▸ **TASK DETAILS**:
Look below for the lines from the one with "Let C = 2 - a, z(R, o)" to the one with "Answer: -56", and copy exactly those lines, both ends included.

▸ **AVAILABLE DATA**:

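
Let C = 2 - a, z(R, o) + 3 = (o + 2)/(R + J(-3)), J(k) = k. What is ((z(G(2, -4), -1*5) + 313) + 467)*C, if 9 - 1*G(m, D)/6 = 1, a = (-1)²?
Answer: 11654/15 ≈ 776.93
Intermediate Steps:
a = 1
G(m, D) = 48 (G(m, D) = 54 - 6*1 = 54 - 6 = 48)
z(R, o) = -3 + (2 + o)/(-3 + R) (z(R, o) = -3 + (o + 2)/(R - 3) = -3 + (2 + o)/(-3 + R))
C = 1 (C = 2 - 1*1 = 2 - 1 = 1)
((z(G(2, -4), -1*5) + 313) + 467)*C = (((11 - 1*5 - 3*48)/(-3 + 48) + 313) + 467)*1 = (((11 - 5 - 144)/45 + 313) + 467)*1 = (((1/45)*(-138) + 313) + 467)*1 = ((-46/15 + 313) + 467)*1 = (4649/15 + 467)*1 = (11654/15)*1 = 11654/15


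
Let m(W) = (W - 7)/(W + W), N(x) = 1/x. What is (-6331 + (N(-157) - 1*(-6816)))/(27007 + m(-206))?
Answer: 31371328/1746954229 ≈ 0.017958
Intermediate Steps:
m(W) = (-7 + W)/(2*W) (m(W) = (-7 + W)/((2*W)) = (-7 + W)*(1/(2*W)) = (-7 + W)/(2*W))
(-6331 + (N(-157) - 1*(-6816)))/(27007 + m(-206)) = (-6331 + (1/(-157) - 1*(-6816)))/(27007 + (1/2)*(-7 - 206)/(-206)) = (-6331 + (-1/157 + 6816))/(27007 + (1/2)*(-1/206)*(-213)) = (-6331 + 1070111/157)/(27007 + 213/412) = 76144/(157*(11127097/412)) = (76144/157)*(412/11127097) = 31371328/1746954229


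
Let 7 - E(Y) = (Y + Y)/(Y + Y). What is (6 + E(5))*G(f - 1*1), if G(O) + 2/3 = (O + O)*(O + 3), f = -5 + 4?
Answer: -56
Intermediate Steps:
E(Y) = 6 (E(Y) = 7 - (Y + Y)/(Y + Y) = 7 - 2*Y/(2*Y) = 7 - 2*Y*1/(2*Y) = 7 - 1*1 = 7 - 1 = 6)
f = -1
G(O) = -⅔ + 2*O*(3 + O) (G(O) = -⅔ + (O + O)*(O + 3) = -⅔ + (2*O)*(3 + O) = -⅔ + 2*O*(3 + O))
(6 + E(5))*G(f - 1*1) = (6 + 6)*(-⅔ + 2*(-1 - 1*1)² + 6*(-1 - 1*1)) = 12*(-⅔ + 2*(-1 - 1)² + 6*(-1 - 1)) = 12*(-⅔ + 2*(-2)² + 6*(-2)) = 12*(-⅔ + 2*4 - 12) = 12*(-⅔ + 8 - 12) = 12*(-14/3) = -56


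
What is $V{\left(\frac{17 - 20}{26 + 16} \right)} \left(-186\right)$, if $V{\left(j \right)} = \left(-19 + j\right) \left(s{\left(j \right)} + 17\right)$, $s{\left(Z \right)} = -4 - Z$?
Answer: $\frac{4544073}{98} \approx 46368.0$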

...

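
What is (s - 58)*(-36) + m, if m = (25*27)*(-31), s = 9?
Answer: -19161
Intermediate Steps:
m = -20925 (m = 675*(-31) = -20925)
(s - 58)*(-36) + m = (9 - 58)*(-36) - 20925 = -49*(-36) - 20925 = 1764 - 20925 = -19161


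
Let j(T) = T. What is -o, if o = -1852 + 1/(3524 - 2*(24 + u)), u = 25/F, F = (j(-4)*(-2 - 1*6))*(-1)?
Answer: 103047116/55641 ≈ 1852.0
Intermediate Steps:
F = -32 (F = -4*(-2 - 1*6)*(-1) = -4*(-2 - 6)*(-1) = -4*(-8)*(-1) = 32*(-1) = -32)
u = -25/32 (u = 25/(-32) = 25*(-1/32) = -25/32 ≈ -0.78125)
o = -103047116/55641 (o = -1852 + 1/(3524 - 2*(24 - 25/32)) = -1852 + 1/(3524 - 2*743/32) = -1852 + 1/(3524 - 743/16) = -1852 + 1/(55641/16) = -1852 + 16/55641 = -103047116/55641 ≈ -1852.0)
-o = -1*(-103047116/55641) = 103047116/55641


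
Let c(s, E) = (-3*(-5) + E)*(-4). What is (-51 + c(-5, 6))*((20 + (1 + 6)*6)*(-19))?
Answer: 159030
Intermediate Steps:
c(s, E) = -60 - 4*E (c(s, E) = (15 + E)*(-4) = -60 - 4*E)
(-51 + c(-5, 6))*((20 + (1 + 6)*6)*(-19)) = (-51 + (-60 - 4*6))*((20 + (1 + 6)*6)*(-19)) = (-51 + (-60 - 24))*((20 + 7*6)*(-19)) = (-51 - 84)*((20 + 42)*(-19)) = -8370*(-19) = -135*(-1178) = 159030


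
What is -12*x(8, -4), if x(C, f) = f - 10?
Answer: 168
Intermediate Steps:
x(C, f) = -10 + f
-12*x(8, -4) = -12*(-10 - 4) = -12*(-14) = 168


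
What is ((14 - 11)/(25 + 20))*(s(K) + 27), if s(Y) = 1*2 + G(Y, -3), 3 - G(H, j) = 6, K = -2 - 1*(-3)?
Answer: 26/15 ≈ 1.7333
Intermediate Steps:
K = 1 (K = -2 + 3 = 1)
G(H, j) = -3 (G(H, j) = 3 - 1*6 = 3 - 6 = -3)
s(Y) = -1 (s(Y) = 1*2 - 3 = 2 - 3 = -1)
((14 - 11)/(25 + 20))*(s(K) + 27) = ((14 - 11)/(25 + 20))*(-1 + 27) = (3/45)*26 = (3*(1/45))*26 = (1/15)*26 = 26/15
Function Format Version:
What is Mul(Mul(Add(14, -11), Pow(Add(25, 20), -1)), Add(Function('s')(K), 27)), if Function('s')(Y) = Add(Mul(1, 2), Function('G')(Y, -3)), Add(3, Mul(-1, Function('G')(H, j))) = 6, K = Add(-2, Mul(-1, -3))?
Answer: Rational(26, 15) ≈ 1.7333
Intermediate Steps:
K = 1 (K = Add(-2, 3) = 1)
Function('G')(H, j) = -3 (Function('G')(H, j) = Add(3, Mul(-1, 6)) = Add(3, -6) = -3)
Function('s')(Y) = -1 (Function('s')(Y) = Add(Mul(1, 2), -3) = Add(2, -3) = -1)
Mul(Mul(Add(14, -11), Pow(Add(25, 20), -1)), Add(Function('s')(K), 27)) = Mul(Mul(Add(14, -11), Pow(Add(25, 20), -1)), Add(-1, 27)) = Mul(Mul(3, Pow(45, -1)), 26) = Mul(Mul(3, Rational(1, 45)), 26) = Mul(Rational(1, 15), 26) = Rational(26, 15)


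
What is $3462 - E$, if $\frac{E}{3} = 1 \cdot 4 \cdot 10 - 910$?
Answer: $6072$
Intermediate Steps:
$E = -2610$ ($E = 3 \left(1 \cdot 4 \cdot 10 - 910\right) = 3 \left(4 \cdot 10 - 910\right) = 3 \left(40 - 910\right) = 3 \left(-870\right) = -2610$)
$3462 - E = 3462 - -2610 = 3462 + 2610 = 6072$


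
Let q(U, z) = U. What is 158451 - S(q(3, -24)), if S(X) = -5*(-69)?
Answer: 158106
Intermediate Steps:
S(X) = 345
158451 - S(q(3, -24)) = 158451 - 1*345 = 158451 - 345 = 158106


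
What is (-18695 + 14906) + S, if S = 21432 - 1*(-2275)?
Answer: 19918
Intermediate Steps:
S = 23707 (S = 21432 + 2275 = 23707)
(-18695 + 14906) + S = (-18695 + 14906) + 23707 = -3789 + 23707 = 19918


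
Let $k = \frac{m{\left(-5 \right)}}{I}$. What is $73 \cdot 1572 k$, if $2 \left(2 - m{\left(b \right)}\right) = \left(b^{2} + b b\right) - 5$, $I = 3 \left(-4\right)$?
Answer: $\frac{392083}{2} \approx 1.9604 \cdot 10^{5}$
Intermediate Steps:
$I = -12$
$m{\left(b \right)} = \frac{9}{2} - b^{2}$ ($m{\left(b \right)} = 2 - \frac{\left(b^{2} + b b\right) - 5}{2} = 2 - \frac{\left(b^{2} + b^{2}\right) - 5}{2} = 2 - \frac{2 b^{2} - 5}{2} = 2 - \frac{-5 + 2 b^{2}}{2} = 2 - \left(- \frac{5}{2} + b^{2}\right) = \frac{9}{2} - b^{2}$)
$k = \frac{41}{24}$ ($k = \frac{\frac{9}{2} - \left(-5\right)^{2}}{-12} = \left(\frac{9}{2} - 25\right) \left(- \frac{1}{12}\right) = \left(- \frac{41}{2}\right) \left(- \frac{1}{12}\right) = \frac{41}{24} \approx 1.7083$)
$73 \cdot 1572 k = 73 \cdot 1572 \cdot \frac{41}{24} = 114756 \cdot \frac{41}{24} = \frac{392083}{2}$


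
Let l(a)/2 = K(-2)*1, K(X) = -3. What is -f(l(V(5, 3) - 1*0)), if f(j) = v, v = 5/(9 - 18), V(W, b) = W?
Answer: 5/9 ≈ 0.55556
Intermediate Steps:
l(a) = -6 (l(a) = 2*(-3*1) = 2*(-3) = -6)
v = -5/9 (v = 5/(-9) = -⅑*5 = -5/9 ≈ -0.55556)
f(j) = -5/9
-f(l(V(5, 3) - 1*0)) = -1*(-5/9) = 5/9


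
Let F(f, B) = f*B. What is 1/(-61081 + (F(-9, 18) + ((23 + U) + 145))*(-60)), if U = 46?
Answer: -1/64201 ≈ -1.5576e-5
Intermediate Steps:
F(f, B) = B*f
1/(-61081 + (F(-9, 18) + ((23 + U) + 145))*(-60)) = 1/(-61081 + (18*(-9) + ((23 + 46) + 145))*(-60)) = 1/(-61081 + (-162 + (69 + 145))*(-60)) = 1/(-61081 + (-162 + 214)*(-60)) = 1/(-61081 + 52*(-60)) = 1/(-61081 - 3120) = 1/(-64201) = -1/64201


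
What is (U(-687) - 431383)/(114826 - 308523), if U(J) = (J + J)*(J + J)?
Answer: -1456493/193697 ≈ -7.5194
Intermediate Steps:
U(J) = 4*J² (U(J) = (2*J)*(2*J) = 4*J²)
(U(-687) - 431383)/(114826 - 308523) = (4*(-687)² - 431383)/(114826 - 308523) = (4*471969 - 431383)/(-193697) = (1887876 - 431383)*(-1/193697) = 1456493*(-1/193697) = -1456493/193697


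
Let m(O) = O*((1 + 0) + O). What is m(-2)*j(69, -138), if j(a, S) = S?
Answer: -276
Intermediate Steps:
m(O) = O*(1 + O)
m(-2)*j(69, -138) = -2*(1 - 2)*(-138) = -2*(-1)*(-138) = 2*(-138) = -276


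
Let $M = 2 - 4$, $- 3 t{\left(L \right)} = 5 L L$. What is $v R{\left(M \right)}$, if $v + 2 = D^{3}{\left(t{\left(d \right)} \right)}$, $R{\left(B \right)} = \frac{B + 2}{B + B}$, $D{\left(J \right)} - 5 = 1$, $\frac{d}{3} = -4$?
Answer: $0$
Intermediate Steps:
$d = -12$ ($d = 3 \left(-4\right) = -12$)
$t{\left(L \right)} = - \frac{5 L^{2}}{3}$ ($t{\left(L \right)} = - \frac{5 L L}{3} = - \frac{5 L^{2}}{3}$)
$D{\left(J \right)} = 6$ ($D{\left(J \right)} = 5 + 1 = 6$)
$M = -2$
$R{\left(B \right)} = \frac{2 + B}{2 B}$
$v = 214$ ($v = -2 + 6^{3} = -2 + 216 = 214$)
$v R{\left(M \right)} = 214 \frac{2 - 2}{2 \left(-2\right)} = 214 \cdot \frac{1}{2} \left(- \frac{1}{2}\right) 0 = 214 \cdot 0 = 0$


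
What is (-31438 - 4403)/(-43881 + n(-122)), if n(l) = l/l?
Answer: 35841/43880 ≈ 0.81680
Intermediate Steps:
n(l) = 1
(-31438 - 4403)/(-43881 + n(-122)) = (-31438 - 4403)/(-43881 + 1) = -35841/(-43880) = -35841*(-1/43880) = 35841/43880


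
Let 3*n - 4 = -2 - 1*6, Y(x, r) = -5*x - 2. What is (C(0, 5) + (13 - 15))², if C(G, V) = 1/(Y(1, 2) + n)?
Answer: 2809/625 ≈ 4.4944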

▸ **TASK OUTPUT**:
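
Let C = 2 - a, z(R, o) + 3 = (o + 2)/(R + J(-3)), J(k) = k. What is ((z(G(2, -4), -1*5) + 313) + 467)*C, if 9 - 1*G(m, D)/6 = 1, a = (-1)²?
Answer: 11654/15 ≈ 776.93
Intermediate Steps:
a = 1
G(m, D) = 48 (G(m, D) = 54 - 6*1 = 54 - 6 = 48)
z(R, o) = -3 + (2 + o)/(-3 + R) (z(R, o) = -3 + (o + 2)/(R - 3) = -3 + (2 + o)/(-3 + R))
C = 1 (C = 2 - 1*1 = 2 - 1 = 1)
((z(G(2, -4), -1*5) + 313) + 467)*C = (((11 - 1*5 - 3*48)/(-3 + 48) + 313) + 467)*1 = (((11 - 5 - 144)/45 + 313) + 467)*1 = (((1/45)*(-138) + 313) + 467)*1 = ((-46/15 + 313) + 467)*1 = (4649/15 + 467)*1 = (11654/15)*1 = 11654/15


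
Let m(W) = (W - 7)/(W + W), N(x) = 1/x. What is (-6331 + (N(-157) - 1*(-6816)))/(27007 + m(-206))?
Answer: 31371328/1746954229 ≈ 0.017958
Intermediate Steps:
m(W) = (-7 + W)/(2*W) (m(W) = (-7 + W)/((2*W)) = (-7 + W)*(1/(2*W)) = (-7 + W)/(2*W))
(-6331 + (N(-157) - 1*(-6816)))/(27007 + m(-206)) = (-6331 + (1/(-157) - 1*(-6816)))/(27007 + (1/2)*(-7 - 206)/(-206)) = (-6331 + (-1/157 + 6816))/(27007 + (1/2)*(-1/206)*(-213)) = (-6331 + 1070111/157)/(27007 + 213/412) = 76144/(157*(11127097/412)) = (76144/157)*(412/11127097) = 31371328/1746954229


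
Let 7 - E(Y) = (Y + Y)/(Y + Y). What is (6 + E(5))*G(f - 1*1), if G(O) + 2/3 = (O + O)*(O + 3), f = -5 + 4?
Answer: -56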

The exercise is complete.